### Task directions
Every line of the data is to be retyped exactly.

Stored items:
+++

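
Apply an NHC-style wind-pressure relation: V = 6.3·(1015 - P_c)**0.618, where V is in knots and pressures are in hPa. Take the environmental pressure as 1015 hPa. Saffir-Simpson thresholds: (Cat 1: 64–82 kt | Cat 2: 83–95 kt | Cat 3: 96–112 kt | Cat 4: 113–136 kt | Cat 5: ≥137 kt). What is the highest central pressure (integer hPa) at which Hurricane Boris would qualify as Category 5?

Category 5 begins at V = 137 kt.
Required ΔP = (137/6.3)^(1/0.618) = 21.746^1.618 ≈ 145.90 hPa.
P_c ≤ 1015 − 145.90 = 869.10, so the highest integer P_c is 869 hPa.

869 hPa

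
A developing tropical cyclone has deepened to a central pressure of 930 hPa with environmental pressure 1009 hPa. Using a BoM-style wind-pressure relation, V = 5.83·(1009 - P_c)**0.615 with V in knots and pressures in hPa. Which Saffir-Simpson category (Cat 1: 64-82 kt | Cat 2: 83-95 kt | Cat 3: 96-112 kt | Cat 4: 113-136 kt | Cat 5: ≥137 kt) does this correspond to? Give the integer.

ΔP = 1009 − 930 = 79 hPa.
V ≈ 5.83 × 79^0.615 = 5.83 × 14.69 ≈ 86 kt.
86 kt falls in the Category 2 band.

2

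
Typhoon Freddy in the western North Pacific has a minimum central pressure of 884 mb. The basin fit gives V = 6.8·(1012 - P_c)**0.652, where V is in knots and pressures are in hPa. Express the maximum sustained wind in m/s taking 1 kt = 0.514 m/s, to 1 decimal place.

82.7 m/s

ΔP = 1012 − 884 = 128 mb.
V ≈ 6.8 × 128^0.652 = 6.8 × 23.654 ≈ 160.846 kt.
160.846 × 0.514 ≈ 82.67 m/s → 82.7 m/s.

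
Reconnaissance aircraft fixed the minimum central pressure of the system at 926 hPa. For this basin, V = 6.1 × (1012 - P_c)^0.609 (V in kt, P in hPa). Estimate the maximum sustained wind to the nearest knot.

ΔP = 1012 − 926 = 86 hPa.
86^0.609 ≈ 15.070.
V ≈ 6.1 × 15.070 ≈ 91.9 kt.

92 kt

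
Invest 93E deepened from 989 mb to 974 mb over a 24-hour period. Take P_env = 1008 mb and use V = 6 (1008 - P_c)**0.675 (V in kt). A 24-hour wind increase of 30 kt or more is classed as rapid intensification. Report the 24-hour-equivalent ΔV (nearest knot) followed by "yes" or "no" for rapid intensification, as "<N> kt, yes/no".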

+++

### Answer
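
Apply an NHC-style wind-pressure relation: V = 6.3·(1015 - P_c)**0.618, where V is in knots and pressures are in hPa. Take the environmental pressure as 1015 hPa. Saffir-Simpson thresholds: (Cat 1: 64–82 kt | Cat 2: 83–95 kt | Cat 3: 96–112 kt | Cat 4: 113–136 kt | Cat 5: ≥137 kt). What is the highest central pressure (integer hPa) at which Hurricane Boris would qualify as Category 5?

Category 5 begins at V = 137 kt.
Required ΔP = (137/6.3)^(1/0.618) = 21.746^1.618 ≈ 145.90 hPa.
P_c ≤ 1015 − 145.90 = 869.10, so the highest integer P_c is 869 hPa.

869 hPa

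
A developing tropical cyclone has deepened to a central pressure of 930 hPa with environmental pressure 1009 hPa. Using a BoM-style wind-pressure relation, V = 5.83·(1009 - P_c)**0.615 with V in knots and pressures in hPa. Which Saffir-Simpson category (Cat 1: 64-82 kt | Cat 2: 83-95 kt | Cat 3: 96-112 kt | Cat 4: 113-136 kt | Cat 5: ≥137 kt) does this correspond to? Give the integer.

ΔP = 1009 − 930 = 79 hPa.
V ≈ 5.83 × 79^0.615 = 5.83 × 14.69 ≈ 86 kt.
86 kt falls in the Category 2 band.

2

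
Typhoon Freddy in the western North Pacific has a minimum central pressure of 884 mb. The basin fit gives V = 6.8·(1012 - P_c)**0.652, where V is in knots and pressures are in hPa. Express the maximum sustained wind in m/s taking 1 kt = 0.514 m/s, to 1 decimal place.

82.7 m/s

ΔP = 1012 − 884 = 128 mb.
V ≈ 6.8 × 128^0.652 = 6.8 × 23.654 ≈ 160.846 kt.
160.846 × 0.514 ≈ 82.67 m/s → 82.7 m/s.

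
Reconnaissance aircraft fixed the minimum central pressure of the system at 926 hPa. For this basin, V = 6.1 × (1012 - P_c)^0.609 (V in kt, P in hPa). Estimate the maximum sustained wind to the nearest knot.

ΔP = 1012 − 926 = 86 hPa.
86^0.609 ≈ 15.070.
V ≈ 6.1 × 15.070 ≈ 91.9 kt.

92 kt

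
Invest 93E deepened from 989 mb to 974 mb over a 24-hour period. Take P_env = 1008 mb and use V = 6 (1008 - P_c)**0.675 (V in kt). A 24-hour wind increase of 30 kt or more is classed as rapid intensification. Report the 24-hour-equivalent ΔV (nearest knot) followed by "yes" or "no" for rapid intensification, as "<N> kt, yes/no".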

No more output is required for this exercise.